[Saved entries]
/---

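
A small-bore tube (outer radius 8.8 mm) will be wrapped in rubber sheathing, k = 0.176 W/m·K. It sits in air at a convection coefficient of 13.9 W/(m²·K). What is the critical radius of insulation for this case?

For a cylinder r_cr = k/h = 0.176/13.9
r_cr = 12.7 mm; since the bare radius (8.8 mm) is below r_cr, adding a thin layer of insulation will *increase* heat loss.

r_cr ≈ 12.7 mm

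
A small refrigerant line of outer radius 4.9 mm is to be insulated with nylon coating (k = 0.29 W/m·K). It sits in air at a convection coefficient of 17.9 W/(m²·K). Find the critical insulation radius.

r_cr ≈ 16.2 mm

For a cylinder r_cr = k/h = 0.29/17.9
r_cr = 16.2 mm; since the bare radius (4.9 mm) is below r_cr, adding a thin layer of insulation will *increase* heat loss.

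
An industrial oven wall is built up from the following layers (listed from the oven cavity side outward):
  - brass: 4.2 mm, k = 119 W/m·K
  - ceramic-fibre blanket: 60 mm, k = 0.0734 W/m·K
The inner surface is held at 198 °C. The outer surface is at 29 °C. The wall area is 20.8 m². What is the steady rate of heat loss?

Q ≈ 4300 W

Model the wall as resistances in series:
R_brass = L/(kA) = 0.0042/(119×20.8) = 1.697×10^-6 K/W
R_ceramic-fibre blanket = L/(kA) = 0.06/(0.0734×20.8) = 0.0393 K/W
R_total = 0.0393 K/W
Q = ΔT / R_total = 169 / 0.0393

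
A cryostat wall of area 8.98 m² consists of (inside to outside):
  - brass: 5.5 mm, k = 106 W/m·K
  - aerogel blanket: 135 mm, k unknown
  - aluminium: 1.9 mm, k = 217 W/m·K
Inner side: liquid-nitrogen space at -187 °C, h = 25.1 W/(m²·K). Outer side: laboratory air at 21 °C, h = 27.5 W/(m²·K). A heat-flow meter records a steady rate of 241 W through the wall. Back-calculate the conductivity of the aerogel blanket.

k ≈ 0.0176 W/(m·K)

Thermal resistances in series:
R_inner film = 1/(h_i·A) = 1/(25.1×8.98) = 0.004437 K/W
R_brass = L/(kA) = 0.0055/(106×8.98) = 5.778×10^-6 K/W
R_aluminium = L/(kA) = 0.0019/(217×8.98) = 9.75×10^-7 K/W
R_outer film = 1/(h_o·A) = 1/(27.5×8.98) = 0.004049 K/W
Sum of known resistances R_other = 0.008493 K/W
Total R = ΔT/Q = 208/241 = 0.8631 K/W
R_aerogel blanket = R_total − R_other = 0.8546 K/W
k = L/(R·A) = 0.135/(0.8546×8.98)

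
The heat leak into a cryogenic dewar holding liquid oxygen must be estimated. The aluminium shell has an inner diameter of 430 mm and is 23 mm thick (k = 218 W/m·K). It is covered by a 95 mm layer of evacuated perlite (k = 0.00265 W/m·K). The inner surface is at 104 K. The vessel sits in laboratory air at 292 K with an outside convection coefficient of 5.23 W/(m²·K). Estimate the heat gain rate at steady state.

Radial (spherical) resistances in series:
R_aluminium shell = (1/0.215 − 1/0.238)/(4π×218) = 1.641×10^-4 K/W
R_evacuated perlite = (1/0.238 − 1/0.333)/(4π×0.00265) = 36 K/W
R_outer film = 1/(h·4πr_o²) = 1/(5.23×4π×0.333²) = 0.1372 K/W
R_total = 36.13 K/W
Q = ΔT/R_total = 188/36.13

Q ≈ 5.2 W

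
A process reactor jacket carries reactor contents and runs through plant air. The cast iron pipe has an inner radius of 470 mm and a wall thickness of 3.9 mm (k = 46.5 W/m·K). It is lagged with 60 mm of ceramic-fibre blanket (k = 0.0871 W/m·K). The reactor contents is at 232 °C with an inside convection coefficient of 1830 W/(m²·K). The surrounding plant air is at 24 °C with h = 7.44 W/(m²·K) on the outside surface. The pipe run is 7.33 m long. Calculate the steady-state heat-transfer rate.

Radial resistances (cylindrical: R_cond = ln(r_o/r_i)/(2πkL), R_conv = 1/(h·2πrL)):
R_inner film = 1/(h_i·2πr₁L) = 1/(1830×2π×0.47×7.33) = 2.524×10^-5 K/W
R_cast iron pipe wall = ln(473.9/470)/(2π×46.5×7.33) = 3.859×10^-6 K/W
R_ceramic-fibre blanket = ln(533.9/473.9)/(2π×0.0871×7.33) = 0.02972 K/W
R_outer film = 1/(h_o·2πr_oL) = 1/(7.44×2π×0.5339×7.33) = 0.005466 K/W
R_total = 0.03521 K/W
Q = ΔT/R_total = 208/0.03521

Q ≈ 5910 W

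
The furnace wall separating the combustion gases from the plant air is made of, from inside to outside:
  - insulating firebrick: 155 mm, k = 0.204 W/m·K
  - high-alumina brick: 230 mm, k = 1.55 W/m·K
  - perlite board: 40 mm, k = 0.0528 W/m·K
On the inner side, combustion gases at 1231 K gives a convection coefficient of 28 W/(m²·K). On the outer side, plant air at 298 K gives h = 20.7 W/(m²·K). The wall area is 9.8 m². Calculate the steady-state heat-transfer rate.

Q ≈ 5230 W

Thermal resistances in series:
R_inner film = 1/(h_i·A) = 1/(28×9.8) = 0.003644 K/W
R_insulating firebrick = L/(kA) = 0.155/(0.204×9.8) = 0.07753 K/W
R_high-alumina brick = L/(kA) = 0.23/(1.55×9.8) = 0.01514 K/W
R_perlite board = L/(kA) = 0.04/(0.0528×9.8) = 0.0773 K/W
R_outer film = 1/(h_o·A) = 1/(20.7×9.8) = 0.00493 K/W
R_total = 0.1786 K/W
Q = ΔT / R_total = 933 / 0.1786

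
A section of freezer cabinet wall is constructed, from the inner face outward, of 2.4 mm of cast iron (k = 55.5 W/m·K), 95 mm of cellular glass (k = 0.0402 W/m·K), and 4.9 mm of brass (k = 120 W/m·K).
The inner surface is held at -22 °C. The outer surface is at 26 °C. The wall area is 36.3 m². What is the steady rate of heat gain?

Thermal resistances in series:
R_cast iron = L/(kA) = 0.0024/(55.5×36.3) = 1.191×10^-6 K/W
R_cellular glass = L/(kA) = 0.095/(0.0402×36.3) = 0.0651 K/W
R_brass = L/(kA) = 0.0049/(120×36.3) = 1.125×10^-6 K/W
R_total = 0.0651 K/W
Q = ΔT / R_total = 48 / 0.0651

Q ≈ 737 W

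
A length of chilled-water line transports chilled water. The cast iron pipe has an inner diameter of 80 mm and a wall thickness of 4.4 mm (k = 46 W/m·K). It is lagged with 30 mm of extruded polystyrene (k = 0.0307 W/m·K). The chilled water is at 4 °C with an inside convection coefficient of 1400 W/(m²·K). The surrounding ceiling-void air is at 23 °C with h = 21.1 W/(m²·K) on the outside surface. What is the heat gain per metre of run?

Radial resistances (cylindrical: R_cond = ln(r_o/r_i)/(2πkL), R_conv = 1/(h·2πrL)):
R_inner film = 1/(h_i·2πr₁L) = 1/(1400×2π×0.04×1) = 0.002842 K/W
R_cast iron pipe wall = ln(44.4/40)/(2π×46×1) = 3.611×10^-4 K/W
R_extruded polystyrene = ln(74.4/44.4)/(2π×0.0307×1) = 2.676 K/W
R_outer film = 1/(h_o·2πr_oL) = 1/(21.1×2π×0.0744×1) = 0.1014 K/W
R_total = 2.781 K/W
Q = ΔT/R_total = 19/2.781

q′ ≈ 6.83 W/m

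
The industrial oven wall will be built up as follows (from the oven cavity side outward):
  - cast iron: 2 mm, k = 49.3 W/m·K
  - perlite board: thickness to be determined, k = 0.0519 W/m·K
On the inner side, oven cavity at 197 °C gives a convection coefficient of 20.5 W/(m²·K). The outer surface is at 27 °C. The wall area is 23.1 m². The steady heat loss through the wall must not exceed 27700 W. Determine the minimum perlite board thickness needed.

L ≈ 4.82 mm

Thermal resistances in series:
R_inner film = 1/(h_i·A) = 1/(20.5×23.1) = 0.002112 K/W
R_cast iron = L/(kA) = 0.002/(49.3×23.1) = 1.756×10^-6 K/W
Sum of the known resistances R_other = 0.002113 K/W
Required total resistance R_tot = ΔT/Q_allow = 170/27700 = 0.006137 K/W
R_perlite board = R_tot − R_other = 0.004024 K/W
L = R·k·A = 0.004024×0.0519×23.1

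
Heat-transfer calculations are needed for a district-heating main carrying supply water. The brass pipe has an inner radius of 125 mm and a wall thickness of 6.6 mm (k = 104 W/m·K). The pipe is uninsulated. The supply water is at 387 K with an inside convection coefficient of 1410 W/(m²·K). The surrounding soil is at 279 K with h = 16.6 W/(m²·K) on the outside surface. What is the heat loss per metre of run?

q′ ≈ 1460 W/m

Cylindrical conduction, so R = ln(r₂/r₁)/(2πkL) per layer, in series:
R_inner film = 1/(h_i·2πr₁L) = 1/(1410×2π×0.125×1) = 9.03×10^-4 K/W
R_brass pipe wall = ln(131.6/125)/(2π×104×1) = 7.874×10^-5 K/W
R_outer film = 1/(h_o·2πr_oL) = 1/(16.6×2π×0.1316×1) = 0.07285 K/W
R_total = 0.07384 K/W
Q = ΔT/R_total = 108/0.07384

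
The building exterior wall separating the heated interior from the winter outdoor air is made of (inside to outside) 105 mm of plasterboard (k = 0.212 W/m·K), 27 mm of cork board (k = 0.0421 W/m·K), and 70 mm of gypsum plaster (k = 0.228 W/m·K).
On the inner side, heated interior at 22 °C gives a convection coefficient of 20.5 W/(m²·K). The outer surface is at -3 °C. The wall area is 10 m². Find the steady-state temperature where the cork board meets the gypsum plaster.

T ≈ 2.14 °C

Model the wall as resistances in series:
R_inner film = 1/(h_i·A) = 1/(20.5×10) = 0.004878 K/W
R_plasterboard = L/(kA) = 0.105/(0.212×10) = 0.04953 K/W
R_cork board = L/(kA) = 0.027/(0.0421×10) = 0.06413 K/W
R_gypsum plaster = L/(kA) = 0.07/(0.228×10) = 0.0307 K/W
R_total = 0.1492 K/W;  Q = ΔT/R_total = 25/0.1492 = 167.5 W
T_interface = T_inner − Q·ΣR(inner→interface) = 22 − 168×0.1185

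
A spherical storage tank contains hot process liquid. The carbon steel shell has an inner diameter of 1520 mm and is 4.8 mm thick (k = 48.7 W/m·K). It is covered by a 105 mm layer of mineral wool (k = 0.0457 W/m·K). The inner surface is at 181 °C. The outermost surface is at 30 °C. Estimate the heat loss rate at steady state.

Spherical conduction: R = (1/r_in − 1/r_out)/(4πk) per layer; series-sum.
R_carbon steel shell = (1/0.76 − 1/0.7648)/(4π×48.7) = 1.349×10^-5 K/W
R_mineral wool = (1/0.7648 − 1/0.8698)/(4π×0.0457) = 0.2749 K/W
R_total = 0.2749 K/W
Q = ΔT/R_total = 151/0.2749

Q ≈ 549 W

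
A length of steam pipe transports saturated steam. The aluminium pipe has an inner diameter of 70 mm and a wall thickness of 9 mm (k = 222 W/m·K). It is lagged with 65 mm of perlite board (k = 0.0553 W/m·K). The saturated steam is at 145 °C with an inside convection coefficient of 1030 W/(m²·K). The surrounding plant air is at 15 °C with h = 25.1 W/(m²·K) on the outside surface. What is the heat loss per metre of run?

q′ ≈ 48.6 W/m

Treating each annulus and film as a series resistance:
R_inner film = 1/(h_i·2πr₁L) = 1/(1030×2π×0.035×1) = 0.004415 K/W
R_aluminium pipe wall = ln(44/35)/(2π×222×1) = 1.641×10^-4 K/W
R_perlite board = ln(109/44)/(2π×0.0553×1) = 2.611 K/W
R_outer film = 1/(h_o·2πr_oL) = 1/(25.1×2π×0.109×1) = 0.05817 K/W
R_total = 2.674 K/W
Q = ΔT/R_total = 130/2.674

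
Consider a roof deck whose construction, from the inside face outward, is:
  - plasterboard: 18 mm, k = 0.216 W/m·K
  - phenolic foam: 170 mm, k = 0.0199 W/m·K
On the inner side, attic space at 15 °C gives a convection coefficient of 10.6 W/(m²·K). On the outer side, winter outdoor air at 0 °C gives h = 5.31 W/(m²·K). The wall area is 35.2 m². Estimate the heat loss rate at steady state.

Treating each layer as a thermal resistance in series:
R_inner film = 1/(h_i·A) = 1/(10.6×35.2) = 0.00268 K/W
R_plasterboard = L/(kA) = 0.018/(0.216×35.2) = 0.002367 K/W
R_phenolic foam = L/(kA) = 0.17/(0.0199×35.2) = 0.2427 K/W
R_outer film = 1/(h_o·A) = 1/(5.31×35.2) = 0.00535 K/W
R_total = 0.2531 K/W
Q = ΔT / R_total = 15 / 0.2531

Q ≈ 59.3 W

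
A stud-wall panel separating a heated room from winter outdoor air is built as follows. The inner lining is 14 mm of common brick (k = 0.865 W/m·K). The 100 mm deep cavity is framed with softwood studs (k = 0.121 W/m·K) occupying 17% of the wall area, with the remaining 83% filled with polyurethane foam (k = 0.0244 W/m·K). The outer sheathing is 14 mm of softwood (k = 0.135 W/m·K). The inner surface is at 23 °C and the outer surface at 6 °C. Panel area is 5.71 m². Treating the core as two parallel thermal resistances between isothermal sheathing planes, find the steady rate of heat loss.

Sheathing layers in series; stud and cavity paths in parallel between them.
R_inner = 0.014/(0.865×5.71) = 0.002834 K/W
R_stud  = 0.1/(0.121×0.17×5.71) = 0.8514 K/W
R_cav   = 0.1/(0.0244×0.83×5.71) = 0.8648 K/W
1/R_core = 1/R_stud + 1/R_cav → R_core = 0.429 K/W
R_outer = 0.014/(0.135×5.71) = 0.01816 K/W
R_total = 0.45 K/W
Q = ΔT/R_total = 17/0.45

Q ≈ 37.8 W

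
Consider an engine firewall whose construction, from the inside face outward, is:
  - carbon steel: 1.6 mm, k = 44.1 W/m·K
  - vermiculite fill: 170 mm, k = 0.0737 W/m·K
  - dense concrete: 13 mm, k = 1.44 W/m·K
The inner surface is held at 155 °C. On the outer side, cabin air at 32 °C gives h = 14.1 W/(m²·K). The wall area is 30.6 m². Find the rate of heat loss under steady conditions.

Using the resistance-network approach (series):
R_carbon steel = L/(kA) = 0.0016/(44.1×30.6) = 1.186×10^-6 K/W
R_vermiculite fill = L/(kA) = 0.17/(0.0737×30.6) = 0.07538 K/W
R_dense concrete = L/(kA) = 0.013/(1.44×30.6) = 2.95×10^-4 K/W
R_outer film = 1/(h_o·A) = 1/(14.1×30.6) = 0.002318 K/W
R_total = 0.07799 K/W
Q = ΔT / R_total = 123 / 0.07799

Q ≈ 1580 W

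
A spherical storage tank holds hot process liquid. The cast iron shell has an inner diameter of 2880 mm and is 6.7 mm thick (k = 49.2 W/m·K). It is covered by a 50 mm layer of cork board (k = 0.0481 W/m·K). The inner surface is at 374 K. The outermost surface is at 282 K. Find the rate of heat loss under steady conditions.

Q ≈ 2410 W

Each spherical layer contributes R = (1/r_i − 1/r_o)/(4πk):
R_cast iron shell = (1/1.44 − 1/1.4467)/(4π×49.2) = 5.202×10^-6 K/W
R_cork board = (1/1.4467 − 1/1.4967)/(4π×0.0481) = 0.0382 K/W
R_total = 0.03821 K/W
Q = ΔT/R_total = 92/0.03821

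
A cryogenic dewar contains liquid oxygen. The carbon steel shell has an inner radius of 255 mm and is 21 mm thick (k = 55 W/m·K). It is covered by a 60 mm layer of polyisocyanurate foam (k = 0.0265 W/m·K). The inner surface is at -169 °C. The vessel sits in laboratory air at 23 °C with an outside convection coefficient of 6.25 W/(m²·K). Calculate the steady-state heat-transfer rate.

Radial (spherical) resistances in series:
R_carbon steel shell = (1/0.255 − 1/0.276)/(4π×55) = 4.317×10^-4 K/W
R_polyisocyanurate foam = (1/0.276 − 1/0.336)/(4π×0.0265) = 1.943 K/W
R_outer film = 1/(h·4πr_o²) = 1/(6.25×4π×0.336²) = 0.1128 K/W
R_total = 2.056 K/W
Q = ΔT/R_total = 192/2.056

Q ≈ 93.4 W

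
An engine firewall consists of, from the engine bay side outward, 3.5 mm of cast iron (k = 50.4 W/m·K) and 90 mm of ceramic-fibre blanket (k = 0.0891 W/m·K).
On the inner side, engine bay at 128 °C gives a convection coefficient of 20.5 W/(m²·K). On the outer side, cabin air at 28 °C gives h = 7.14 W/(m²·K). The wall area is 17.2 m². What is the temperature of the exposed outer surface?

Series thermal resistances:
R_inner film = 1/(h_i·A) = 1/(20.5×17.2) = 0.002836 K/W
R_cast iron = L/(kA) = 0.0035/(50.4×17.2) = 4.037×10^-6 K/W
R_ceramic-fibre blanket = L/(kA) = 0.09/(0.0891×17.2) = 0.05873 K/W
R_outer film = 1/(h_o·A) = 1/(7.14×17.2) = 0.008143 K/W
R_total = 0.06971 K/W;  Q = ΔT/R_total = 100/0.06971 = 1435 W
T_interface = T_inner − Q·ΣR(inner→interface) = 128 − 1430×0.06157

T ≈ 39.7 °C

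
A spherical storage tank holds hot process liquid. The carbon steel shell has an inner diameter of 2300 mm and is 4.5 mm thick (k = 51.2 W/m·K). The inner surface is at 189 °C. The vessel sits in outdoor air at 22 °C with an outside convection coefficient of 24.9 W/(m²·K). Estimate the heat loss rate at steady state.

Q ≈ 69500 W

Radial (spherical) resistances in series:
R_carbon steel shell = (1/1.15 − 1/1.1545)/(4π×51.2) = 5.268×10^-6 K/W
R_outer film = 1/(h·4πr_o²) = 1/(24.9×4π×1.1545²) = 0.002398 K/W
R_total = 0.002403 K/W
Q = ΔT/R_total = 167/0.002403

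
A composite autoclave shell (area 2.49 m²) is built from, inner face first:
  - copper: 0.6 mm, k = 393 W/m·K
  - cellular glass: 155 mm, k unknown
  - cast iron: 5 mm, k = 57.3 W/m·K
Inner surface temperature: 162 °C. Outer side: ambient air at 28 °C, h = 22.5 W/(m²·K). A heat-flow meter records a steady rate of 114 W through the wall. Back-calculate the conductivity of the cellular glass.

k ≈ 0.0538 W/(m·K)

Using the resistance-network approach (series):
R_copper = L/(kA) = 0.0006/(393×2.49) = 6.131×10^-7 K/W
R_cast iron = L/(kA) = 0.005/(57.3×2.49) = 3.504×10^-5 K/W
R_outer film = 1/(h_o·A) = 1/(22.5×2.49) = 0.01785 K/W
Sum of known resistances R_other = 0.01788 K/W
Total R = ΔT/Q = 134/114 = 1.175 K/W
R_cellular glass = R_total − R_other = 1.158 K/W
k = L/(R·A) = 0.155/(1.158×2.49)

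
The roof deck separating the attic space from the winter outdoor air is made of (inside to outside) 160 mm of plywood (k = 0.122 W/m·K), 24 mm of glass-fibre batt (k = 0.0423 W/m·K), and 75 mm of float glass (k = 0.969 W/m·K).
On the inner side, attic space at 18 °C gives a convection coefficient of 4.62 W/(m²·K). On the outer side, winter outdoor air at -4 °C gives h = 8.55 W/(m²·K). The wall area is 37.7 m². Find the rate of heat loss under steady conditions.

Q ≈ 362 W

Model the wall as resistances in series:
R_inner film = 1/(h_i·A) = 1/(4.62×37.7) = 0.005741 K/W
R_plywood = L/(kA) = 0.16/(0.122×37.7) = 0.03479 K/W
R_glass-fibre batt = L/(kA) = 0.024/(0.0423×37.7) = 0.01505 K/W
R_float glass = L/(kA) = 0.075/(0.969×37.7) = 0.002053 K/W
R_outer film = 1/(h_o·A) = 1/(8.55×37.7) = 0.003102 K/W
R_total = 0.06073 K/W
Q = ΔT / R_total = 22 / 0.06073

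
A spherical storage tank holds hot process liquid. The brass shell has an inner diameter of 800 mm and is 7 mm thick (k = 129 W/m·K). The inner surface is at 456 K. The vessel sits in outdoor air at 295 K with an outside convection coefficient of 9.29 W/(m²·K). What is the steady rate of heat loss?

Q ≈ 3110 W

Each spherical layer contributes R = (1/r_i − 1/r_o)/(4πk):
R_brass shell = (1/0.4 − 1/0.407)/(4π×129) = 2.652×10^-5 K/W
R_outer film = 1/(h·4πr_o²) = 1/(9.29×4π×0.407²) = 0.05171 K/W
R_total = 0.05174 K/W
Q = ΔT/R_total = 161/0.05174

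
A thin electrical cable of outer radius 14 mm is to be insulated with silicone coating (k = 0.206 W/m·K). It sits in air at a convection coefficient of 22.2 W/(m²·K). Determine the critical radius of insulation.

For a cylinder r_cr = k/h = 0.206/22.2
r_cr = 9.28 mm; since the bare radius (14 mm) is above r_cr, any added insulation will reduce heat loss.

r_cr ≈ 9.28 mm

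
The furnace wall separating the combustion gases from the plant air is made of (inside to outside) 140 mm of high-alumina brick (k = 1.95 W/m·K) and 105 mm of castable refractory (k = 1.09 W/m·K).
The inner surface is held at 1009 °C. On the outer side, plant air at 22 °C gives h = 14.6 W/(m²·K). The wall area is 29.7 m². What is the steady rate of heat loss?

Q ≈ 124000 W

Treating each layer as a thermal resistance in series:
R_high-alumina brick = L/(kA) = 0.14/(1.95×29.7) = 0.002417 K/W
R_castable refractory = L/(kA) = 0.105/(1.09×29.7) = 0.003243 K/W
R_outer film = 1/(h_o·A) = 1/(14.6×29.7) = 0.002306 K/W
R_total = 0.007967 K/W
Q = ΔT / R_total = 987 / 0.007967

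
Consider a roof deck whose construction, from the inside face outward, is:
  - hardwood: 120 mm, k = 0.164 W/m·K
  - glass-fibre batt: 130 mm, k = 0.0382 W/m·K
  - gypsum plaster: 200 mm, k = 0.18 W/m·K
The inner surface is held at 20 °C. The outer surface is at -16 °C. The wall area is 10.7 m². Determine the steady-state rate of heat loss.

Series thermal resistances:
R_hardwood = L/(kA) = 0.12/(0.164×10.7) = 0.06838 K/W
R_glass-fibre batt = L/(kA) = 0.13/(0.0382×10.7) = 0.3181 K/W
R_gypsum plaster = L/(kA) = 0.2/(0.18×10.7) = 0.1038 K/W
R_total = 0.4903 K/W
Q = ΔT / R_total = 36 / 0.4903

Q ≈ 73.4 W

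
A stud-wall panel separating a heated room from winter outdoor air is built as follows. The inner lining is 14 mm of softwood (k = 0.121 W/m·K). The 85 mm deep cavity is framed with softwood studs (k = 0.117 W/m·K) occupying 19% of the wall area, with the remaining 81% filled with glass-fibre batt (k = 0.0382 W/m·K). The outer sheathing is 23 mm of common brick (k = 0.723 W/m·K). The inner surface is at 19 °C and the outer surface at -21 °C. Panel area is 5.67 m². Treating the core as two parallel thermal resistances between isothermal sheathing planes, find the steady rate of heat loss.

Sheathing layers in series; stud and cavity paths in parallel between them.
R_inner = 0.014/(0.121×5.67) = 0.02041 K/W
R_stud  = 0.085/(0.117×0.19×5.67) = 0.6744 K/W
R_cav   = 0.085/(0.0382×0.81×5.67) = 0.4845 K/W
1/R_core = 1/R_stud + 1/R_cav → R_core = 0.2819 K/W
R_outer = 0.023/(0.723×5.67) = 0.005611 K/W
R_total = 0.308 K/W
Q = ΔT/R_total = 40/0.308

Q ≈ 130 W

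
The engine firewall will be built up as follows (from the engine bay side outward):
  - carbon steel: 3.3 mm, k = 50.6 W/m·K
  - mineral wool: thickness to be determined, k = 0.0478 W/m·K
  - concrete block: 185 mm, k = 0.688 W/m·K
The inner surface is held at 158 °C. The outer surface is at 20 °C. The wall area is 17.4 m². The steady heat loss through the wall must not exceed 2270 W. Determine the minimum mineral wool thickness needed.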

\---

**Task description**
Restate, please, word for word the span of records running from the first line to the line bearing "- ceramic-fibre blanket: 60", both included, and nothing outside it.

**Answer to the problem**
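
A small-bore tube (outer radius 8.8 mm) will be wrapped in rubber sheathing, k = 0.176 W/m·K. It sits in air at a convection coefficient of 13.9 W/(m²·K). What is the critical radius of insulation for this case?

For a cylinder r_cr = k/h = 0.176/13.9
r_cr = 12.7 mm; since the bare radius (8.8 mm) is below r_cr, adding a thin layer of insulation will *increase* heat loss.

r_cr ≈ 12.7 mm

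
A small refrigerant line of outer radius 4.9 mm is to be insulated with nylon coating (k = 0.29 W/m·K). It sits in air at a convection coefficient of 17.9 W/(m²·K). Find the critical insulation radius.

r_cr ≈ 16.2 mm

For a cylinder r_cr = k/h = 0.29/17.9
r_cr = 16.2 mm; since the bare radius (4.9 mm) is below r_cr, adding a thin layer of insulation will *increase* heat loss.

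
An industrial oven wall is built up from the following layers (listed from the oven cavity side outward):
  - brass: 4.2 mm, k = 119 W/m·K
  - ceramic-fibre blanket: 60 mm, k = 0.0734 W/m·K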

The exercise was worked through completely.